Copy each line in the data that includes the word "following".

[Saved entries]

────

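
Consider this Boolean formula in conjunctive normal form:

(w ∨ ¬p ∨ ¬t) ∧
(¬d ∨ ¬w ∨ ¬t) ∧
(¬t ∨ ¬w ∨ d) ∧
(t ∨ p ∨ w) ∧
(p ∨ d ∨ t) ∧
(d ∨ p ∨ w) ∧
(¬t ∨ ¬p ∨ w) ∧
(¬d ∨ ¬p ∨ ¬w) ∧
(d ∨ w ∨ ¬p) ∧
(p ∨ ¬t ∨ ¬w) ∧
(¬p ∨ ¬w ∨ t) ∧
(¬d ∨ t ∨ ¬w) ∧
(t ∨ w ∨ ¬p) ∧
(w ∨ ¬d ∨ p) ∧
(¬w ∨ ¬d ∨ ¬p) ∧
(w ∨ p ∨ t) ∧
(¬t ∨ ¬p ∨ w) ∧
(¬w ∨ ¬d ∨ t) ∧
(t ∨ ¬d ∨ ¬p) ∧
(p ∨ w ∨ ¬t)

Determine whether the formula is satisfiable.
No

No, the formula is not satisfiable.

No assignment of truth values to the variables can make all 20 clauses true simultaneously.

The formula is UNSAT (unsatisfiable).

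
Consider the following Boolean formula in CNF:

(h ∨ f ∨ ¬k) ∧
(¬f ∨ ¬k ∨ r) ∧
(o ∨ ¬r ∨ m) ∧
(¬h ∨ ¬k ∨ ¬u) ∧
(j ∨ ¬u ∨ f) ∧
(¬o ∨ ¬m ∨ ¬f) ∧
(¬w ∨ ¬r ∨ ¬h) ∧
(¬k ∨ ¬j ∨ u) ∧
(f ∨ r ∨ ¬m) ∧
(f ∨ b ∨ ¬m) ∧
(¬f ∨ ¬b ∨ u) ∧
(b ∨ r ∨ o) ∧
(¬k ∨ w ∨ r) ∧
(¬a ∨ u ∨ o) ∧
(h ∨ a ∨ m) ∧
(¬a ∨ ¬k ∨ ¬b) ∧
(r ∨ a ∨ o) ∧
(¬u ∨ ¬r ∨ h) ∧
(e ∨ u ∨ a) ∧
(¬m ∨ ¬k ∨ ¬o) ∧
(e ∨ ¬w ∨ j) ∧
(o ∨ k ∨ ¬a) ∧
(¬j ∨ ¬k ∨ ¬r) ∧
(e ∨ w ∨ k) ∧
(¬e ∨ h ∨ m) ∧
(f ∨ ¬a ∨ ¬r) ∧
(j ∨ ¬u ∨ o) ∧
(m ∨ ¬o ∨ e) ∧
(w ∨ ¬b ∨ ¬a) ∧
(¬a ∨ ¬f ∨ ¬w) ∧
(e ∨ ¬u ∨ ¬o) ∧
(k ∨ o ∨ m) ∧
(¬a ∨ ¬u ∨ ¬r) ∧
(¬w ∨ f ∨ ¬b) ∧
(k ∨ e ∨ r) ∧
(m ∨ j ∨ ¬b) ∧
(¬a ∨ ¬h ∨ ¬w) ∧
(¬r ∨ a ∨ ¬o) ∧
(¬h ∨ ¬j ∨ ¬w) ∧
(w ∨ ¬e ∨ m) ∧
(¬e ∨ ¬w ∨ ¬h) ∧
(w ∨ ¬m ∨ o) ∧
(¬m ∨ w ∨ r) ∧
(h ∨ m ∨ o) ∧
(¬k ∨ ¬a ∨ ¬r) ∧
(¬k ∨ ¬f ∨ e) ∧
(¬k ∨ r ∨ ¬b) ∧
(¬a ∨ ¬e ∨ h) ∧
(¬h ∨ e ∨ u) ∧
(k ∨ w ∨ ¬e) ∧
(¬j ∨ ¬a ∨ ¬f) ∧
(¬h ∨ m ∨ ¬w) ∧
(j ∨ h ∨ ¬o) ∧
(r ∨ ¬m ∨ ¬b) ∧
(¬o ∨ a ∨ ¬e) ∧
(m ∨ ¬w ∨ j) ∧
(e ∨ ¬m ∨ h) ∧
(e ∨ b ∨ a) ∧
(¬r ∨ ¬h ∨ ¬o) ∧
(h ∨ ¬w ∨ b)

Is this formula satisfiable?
No

No, the formula is not satisfiable.

No assignment of truth values to the variables can make all 60 clauses true simultaneously.

The formula is UNSAT (unsatisfiable).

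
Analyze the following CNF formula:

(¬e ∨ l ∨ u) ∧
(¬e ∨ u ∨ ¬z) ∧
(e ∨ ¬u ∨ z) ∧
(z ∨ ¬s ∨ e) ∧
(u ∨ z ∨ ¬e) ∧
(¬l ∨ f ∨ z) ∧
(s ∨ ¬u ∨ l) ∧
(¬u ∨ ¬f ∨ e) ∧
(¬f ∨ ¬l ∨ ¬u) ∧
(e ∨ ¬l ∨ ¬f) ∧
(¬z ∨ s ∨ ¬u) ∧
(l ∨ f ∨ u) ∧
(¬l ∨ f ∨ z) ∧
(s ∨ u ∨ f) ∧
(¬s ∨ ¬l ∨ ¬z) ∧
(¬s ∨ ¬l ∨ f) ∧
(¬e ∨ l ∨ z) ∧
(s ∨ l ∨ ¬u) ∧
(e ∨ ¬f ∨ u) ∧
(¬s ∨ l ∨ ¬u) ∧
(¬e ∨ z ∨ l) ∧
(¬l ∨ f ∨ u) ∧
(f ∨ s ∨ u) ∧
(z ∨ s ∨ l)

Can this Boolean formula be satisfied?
No

No, the formula is not satisfiable.

No assignment of truth values to the variables can make all 24 clauses true simultaneously.

The formula is UNSAT (unsatisfiable).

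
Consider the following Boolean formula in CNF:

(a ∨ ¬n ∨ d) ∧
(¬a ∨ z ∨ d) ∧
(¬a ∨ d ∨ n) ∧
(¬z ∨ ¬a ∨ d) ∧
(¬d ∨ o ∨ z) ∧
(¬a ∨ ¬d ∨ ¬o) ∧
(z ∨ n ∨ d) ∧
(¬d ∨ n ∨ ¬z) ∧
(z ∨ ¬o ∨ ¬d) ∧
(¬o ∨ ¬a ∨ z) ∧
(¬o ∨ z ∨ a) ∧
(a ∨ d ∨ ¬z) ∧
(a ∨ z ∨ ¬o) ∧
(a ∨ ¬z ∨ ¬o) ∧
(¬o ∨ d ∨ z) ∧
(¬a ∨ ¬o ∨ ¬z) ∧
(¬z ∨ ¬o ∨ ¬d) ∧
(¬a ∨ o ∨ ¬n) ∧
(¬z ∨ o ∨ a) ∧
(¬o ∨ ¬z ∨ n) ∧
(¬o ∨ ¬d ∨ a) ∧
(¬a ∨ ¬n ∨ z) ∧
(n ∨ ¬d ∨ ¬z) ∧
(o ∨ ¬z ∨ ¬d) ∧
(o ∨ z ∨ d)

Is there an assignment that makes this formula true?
No

No, the formula is not satisfiable.

No assignment of truth values to the variables can make all 25 clauses true simultaneously.

The formula is UNSAT (unsatisfiable).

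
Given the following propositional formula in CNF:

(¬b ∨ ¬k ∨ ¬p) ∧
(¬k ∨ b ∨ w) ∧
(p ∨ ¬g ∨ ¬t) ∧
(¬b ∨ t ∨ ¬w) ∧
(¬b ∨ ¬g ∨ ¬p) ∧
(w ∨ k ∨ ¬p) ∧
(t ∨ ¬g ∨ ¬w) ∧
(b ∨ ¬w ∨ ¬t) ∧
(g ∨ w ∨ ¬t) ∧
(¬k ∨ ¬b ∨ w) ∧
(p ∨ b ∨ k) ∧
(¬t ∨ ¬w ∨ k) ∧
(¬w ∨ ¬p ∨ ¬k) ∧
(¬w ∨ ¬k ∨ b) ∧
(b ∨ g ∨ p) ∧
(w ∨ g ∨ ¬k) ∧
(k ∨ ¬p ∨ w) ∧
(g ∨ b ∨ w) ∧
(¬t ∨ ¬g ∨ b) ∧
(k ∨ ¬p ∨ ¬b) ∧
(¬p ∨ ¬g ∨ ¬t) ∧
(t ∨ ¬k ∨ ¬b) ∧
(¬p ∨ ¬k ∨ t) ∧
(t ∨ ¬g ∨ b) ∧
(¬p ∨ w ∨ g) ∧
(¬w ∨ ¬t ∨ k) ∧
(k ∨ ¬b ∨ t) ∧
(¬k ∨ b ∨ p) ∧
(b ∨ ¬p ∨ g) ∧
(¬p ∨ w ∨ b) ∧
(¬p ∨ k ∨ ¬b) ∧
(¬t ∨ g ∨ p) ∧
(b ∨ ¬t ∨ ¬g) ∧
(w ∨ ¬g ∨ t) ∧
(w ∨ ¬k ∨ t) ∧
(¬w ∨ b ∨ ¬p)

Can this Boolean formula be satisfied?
No

No, the formula is not satisfiable.

No assignment of truth values to the variables can make all 36 clauses true simultaneously.

The formula is UNSAT (unsatisfiable).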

────

**Exercise solution**
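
Consider the following Boolean formula in CNF:
Analyze the following CNF formula:
Consider the following Boolean formula in CNF:
Given the following propositional formula in CNF: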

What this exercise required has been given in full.